*** EXERCISE INPUT ***

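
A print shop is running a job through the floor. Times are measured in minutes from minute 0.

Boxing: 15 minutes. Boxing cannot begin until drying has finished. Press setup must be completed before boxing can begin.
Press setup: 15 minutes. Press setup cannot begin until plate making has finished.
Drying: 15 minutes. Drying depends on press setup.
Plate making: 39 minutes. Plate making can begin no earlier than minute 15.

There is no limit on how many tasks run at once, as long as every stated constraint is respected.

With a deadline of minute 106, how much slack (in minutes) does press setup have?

Plate making cannot begin until its own release at minute 15. It runs from minute 15 to 15 + 39 = minute 54.
After plate making (finishes minute 54), press setup can start at minute 54 and finishes at minute 69.

Working backward from the deadline:
Boxing must finish by minute 106; it takes 15 minutes, so it must start by 106 − 15 = minute 91.
Drying feeds into boxing (must start by minute 91); so drying must finish by minute 91 and therefore start by minute 76.
For press setup: drying (must start by minute 76); boxing (must start by minute 91). The most restrictive is minute 76; with a 15-minute duration, press setup must start by minute 61.
So press setup can start as early as minute 54 and as late as minute 61, giving 61 − 54 = 7 minutes of slack.

7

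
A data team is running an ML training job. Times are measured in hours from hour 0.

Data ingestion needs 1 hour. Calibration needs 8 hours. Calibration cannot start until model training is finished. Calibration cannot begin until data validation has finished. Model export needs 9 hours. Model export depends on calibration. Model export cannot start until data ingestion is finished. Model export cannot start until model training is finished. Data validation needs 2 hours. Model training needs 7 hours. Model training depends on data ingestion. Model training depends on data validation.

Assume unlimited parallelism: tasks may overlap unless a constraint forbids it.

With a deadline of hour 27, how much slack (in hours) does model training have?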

*** End of EXERCISE INPUT ***

ABOUT THIS TASK: Using the entries above, return exactly the lines from the line with "Plate making: 39" to the line with "A data team", counting both of those lines.

ANSWER BELOW:
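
Plate making: 39 minutes. Plate making can begin no earlier than minute 15.

There is no limit on how many tasks run at once, as long as every stated constraint is respected.

With a deadline of minute 106, how much slack (in minutes) does press setup have?

Plate making cannot begin until its own release at minute 15. It runs from minute 15 to 15 + 39 = minute 54.
After plate making (finishes minute 54), press setup can start at minute 54 and finishes at minute 69.

Working backward from the deadline:
Boxing must finish by minute 106; it takes 15 minutes, so it must start by 106 − 15 = minute 91.
Drying feeds into boxing (must start by minute 91); so drying must finish by minute 91 and therefore start by minute 76.
For press setup: drying (must start by minute 76); boxing (must start by minute 91). The most restrictive is minute 76; with a 15-minute duration, press setup must start by minute 61.
So press setup can start as early as minute 54 and as late as minute 61, giving 61 − 54 = 7 minutes of slack.

7

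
A data team is running an ML training job. Times are measured in hours from hour 0.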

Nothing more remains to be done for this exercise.